[[ SOURCE DATA, beginning ]]
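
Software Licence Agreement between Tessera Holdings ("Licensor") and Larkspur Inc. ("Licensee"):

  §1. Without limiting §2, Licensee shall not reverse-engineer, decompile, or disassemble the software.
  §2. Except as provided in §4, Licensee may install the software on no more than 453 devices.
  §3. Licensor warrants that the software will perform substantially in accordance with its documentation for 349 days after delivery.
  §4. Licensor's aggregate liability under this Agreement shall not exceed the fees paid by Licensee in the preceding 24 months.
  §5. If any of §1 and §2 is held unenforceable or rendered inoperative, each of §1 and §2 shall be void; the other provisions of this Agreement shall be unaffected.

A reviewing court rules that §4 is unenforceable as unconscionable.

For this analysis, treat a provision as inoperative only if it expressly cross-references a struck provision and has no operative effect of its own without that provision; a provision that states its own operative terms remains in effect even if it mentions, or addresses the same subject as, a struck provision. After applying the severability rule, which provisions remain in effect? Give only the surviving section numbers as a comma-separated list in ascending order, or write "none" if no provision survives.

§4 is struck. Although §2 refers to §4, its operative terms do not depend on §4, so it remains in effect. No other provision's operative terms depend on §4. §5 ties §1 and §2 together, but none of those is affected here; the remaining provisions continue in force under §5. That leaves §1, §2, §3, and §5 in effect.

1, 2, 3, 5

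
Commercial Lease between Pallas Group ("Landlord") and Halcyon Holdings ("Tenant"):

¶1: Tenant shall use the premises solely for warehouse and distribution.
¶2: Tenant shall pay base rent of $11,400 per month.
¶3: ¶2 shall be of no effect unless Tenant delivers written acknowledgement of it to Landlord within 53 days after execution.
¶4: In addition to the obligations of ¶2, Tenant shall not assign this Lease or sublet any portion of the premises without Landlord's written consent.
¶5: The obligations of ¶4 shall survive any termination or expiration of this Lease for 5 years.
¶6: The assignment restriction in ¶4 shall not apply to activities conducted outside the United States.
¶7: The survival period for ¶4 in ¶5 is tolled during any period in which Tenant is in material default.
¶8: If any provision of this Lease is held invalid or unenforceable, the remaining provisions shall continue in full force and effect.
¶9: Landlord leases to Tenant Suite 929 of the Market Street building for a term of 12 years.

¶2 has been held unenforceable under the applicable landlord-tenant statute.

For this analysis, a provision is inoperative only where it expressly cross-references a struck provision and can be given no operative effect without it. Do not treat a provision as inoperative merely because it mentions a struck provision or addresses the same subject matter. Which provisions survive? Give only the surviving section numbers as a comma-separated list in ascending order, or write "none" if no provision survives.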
[[ SOURCE DATA, end ]]
**THE TASK**
Copy out, from the listing above, every line that contains the string "between".

**WRITTEN ANSWER**
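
Software Licence Agreement between Tessera Holdings ("Licensor") and Larkspur Inc. ("Licensee"):
Commercial Lease between Pallas Group ("Landlord") and Halcyon Holdings ("Tenant"):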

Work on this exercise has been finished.